Provided material
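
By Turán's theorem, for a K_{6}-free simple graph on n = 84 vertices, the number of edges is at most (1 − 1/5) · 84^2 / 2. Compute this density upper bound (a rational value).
Turán density bound = (4/5) · 84^2/2 = 14112/5 ≈ 2822.4

Turán's theorem: ex(n, K_{r+1}) is achieved by the complete r-partite Turán graph T(n, r) with parts as balanced as possible, and is at most (1 − 1/r) · n^2/2. For r = 5, n = 84: the density bound is (4/5) · 7056/2 = 14112/5 ≈ 2822.4. The integer-valued extremum is e(T(84, 5)) = 2822, which is strictly less than the density bound 14112/5 since 5 ∤ 84 (the parts of T(84, 5) cannot all be equal).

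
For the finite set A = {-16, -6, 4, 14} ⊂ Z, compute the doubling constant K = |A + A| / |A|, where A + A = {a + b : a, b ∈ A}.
K = |A + A| / |A| = 7/4

Enumerate A + A = {a + b : a, b ∈ A}. With |A| = 4, there are |A|^2 = 16 ordered sum pairs; collecting distinct values, A + A = {-32, -22, -12, -2, 8, 18, 28}, so |A + A| = 7. Thus K = 7/4. Here |A + A| = 2|A| − 1 = 7, the minimum possible — so K = 7/4 is minimal, which holds iff A is an arithmetic progression.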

What you need to do
Starting from the line holding "For the finite", restate the remaining lines of the data word for word, including the last.

Your solution
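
For the finite set A = {-16, -6, 4, 14} ⊂ Z, compute the doubling constant K = |A + A| / |A|, where A + A = {a + b : a, b ∈ A}.
K = |A + A| / |A| = 7/4

Enumerate A + A = {a + b : a, b ∈ A}. With |A| = 4, there are |A|^2 = 16 ordered sum pairs; collecting distinct values, A + A = {-32, -22, -12, -2, 8, 18, 28}, so |A + A| = 7. Thus K = 7/4. Here |A + A| = 2|A| − 1 = 7, the minimum possible — so K = 7/4 is minimal, which holds iff A is an arithmetic progression.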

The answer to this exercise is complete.